* **What the task requires**
Nothing but the records, repeated exactly, should form the response.

* **Dataset entries**

Segment Open

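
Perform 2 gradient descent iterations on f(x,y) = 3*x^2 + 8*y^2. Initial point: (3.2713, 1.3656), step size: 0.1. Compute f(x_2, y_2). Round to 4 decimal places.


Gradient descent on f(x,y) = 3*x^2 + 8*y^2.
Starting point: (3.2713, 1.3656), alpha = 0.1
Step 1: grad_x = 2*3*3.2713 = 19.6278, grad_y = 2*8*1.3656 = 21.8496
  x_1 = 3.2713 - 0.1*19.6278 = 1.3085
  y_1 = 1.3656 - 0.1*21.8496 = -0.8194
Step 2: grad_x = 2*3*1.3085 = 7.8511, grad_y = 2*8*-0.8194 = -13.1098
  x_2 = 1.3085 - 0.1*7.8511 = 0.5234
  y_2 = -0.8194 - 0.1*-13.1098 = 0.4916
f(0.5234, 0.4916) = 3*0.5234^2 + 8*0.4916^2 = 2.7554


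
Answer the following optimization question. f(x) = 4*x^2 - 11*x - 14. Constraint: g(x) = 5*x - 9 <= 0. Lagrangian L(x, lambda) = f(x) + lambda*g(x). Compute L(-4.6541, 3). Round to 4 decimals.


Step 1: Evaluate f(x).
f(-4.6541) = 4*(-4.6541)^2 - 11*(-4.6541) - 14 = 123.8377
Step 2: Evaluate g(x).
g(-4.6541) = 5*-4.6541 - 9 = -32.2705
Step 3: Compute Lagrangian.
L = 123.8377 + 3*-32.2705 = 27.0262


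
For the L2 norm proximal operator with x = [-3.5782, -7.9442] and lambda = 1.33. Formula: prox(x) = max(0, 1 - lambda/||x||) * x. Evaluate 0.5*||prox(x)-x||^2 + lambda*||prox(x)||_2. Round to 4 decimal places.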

Segment Closed

* **Result of the exercise**
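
Perform 2 gradient descent iterations on f(x,y) = 3*x^2 + 8*y^2. Initial point: (3.2713, 1.3656), step size: 0.1. Compute f(x_2, y_2). Round to 4 decimal places.


Gradient descent on f(x,y) = 3*x^2 + 8*y^2.
Starting point: (3.2713, 1.3656), alpha = 0.1
Step 1: grad_x = 2*3*3.2713 = 19.6278, grad_y = 2*8*1.3656 = 21.8496
  x_1 = 3.2713 - 0.1*19.6278 = 1.3085
  y_1 = 1.3656 - 0.1*21.8496 = -0.8194
Step 2: grad_x = 2*3*1.3085 = 7.8511, grad_y = 2*8*-0.8194 = -13.1098
  x_2 = 1.3085 - 0.1*7.8511 = 0.5234
  y_2 = -0.8194 - 0.1*-13.1098 = 0.4916
f(0.5234, 0.4916) = 3*0.5234^2 + 8*0.4916^2 = 2.7554


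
Answer the following optimization question. f(x) = 4*x^2 - 11*x - 14. Constraint: g(x) = 5*x - 9 <= 0. Lagrangian L(x, lambda) = f(x) + lambda*g(x). Compute L(-4.6541, 3). Round to 4 decimals.


Step 1: Evaluate f(x).
f(-4.6541) = 4*(-4.6541)^2 - 11*(-4.6541) - 14 = 123.8377
Step 2: Evaluate g(x).
g(-4.6541) = 5*-4.6541 - 9 = -32.2705
Step 3: Compute Lagrangian.
L = 123.8377 + 3*-32.2705 = 27.0262


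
For the L2 norm proximal operator with x = [-3.5782, -7.9442] and lambda = 1.33. Formula: prox(x) = max(0, 1 - lambda/||x||) * x. Evaluate 0.5*||prox(x)-x||^2 + lambda*||prox(x)||_2. Round to 4 decimal places.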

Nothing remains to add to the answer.